# [Work item]
The entries below should appear again in your reply, word for word.

Stored data

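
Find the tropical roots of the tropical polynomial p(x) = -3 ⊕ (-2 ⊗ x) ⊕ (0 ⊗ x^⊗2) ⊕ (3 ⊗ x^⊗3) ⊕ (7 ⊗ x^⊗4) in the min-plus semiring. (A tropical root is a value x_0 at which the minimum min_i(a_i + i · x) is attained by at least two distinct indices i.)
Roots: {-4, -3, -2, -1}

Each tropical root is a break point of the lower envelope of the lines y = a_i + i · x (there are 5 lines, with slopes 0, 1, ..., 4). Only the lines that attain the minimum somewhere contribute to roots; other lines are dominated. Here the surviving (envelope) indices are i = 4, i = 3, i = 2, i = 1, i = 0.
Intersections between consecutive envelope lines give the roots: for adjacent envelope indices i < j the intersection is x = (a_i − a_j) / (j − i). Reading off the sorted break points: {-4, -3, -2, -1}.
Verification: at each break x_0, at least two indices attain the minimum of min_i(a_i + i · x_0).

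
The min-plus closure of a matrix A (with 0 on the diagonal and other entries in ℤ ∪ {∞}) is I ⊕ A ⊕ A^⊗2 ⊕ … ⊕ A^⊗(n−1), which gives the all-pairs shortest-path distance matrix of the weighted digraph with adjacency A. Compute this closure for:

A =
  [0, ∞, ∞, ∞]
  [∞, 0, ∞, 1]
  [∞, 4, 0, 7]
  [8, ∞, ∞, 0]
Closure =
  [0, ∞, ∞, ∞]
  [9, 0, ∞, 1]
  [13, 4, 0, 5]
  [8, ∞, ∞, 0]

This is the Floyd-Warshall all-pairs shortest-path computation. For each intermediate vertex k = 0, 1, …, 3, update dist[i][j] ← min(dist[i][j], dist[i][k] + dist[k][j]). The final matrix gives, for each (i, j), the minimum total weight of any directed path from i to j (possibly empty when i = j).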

# [Solution to this problem]
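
Find the tropical roots of the tropical polynomial p(x) = -3 ⊕ (-2 ⊗ x) ⊕ (0 ⊗ x^⊗2) ⊕ (3 ⊗ x^⊗3) ⊕ (7 ⊗ x^⊗4) in the min-plus semiring. (A tropical root is a value x_0 at which the minimum min_i(a_i + i · x) is attained by at least two distinct indices i.)
Roots: {-4, -3, -2, -1}

Each tropical root is a break point of the lower envelope of the lines y = a_i + i · x (there are 5 lines, with slopes 0, 1, ..., 4). Only the lines that attain the minimum somewhere contribute to roots; other lines are dominated. Here the surviving (envelope) indices are i = 4, i = 3, i = 2, i = 1, i = 0.
Intersections between consecutive envelope lines give the roots: for adjacent envelope indices i < j the intersection is x = (a_i − a_j) / (j − i). Reading off the sorted break points: {-4, -3, -2, -1}.
Verification: at each break x_0, at least two indices attain the minimum of min_i(a_i + i · x_0).

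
The min-plus closure of a matrix A (with 0 on the diagonal and other entries in ℤ ∪ {∞}) is I ⊕ A ⊕ A^⊗2 ⊕ … ⊕ A^⊗(n−1), which gives the all-pairs shortest-path distance matrix of the weighted digraph with adjacency A. Compute this closure for:

A =
  [0, ∞, ∞, ∞]
  [∞, 0, ∞, 1]
  [∞, 4, 0, 7]
  [8, ∞, ∞, 0]
Closure =
  [0, ∞, ∞, ∞]
  [9, 0, ∞, 1]
  [13, 4, 0, 5]
  [8, ∞, ∞, 0]

This is the Floyd-Warshall all-pairs shortest-path computation. For each intermediate vertex k = 0, 1, …, 3, update dist[i][j] ← min(dist[i][j], dist[i][k] + dist[k][j]). The final matrix gives, for each (i, j), the minimum total weight of any directed path from i to j (possibly empty when i = j).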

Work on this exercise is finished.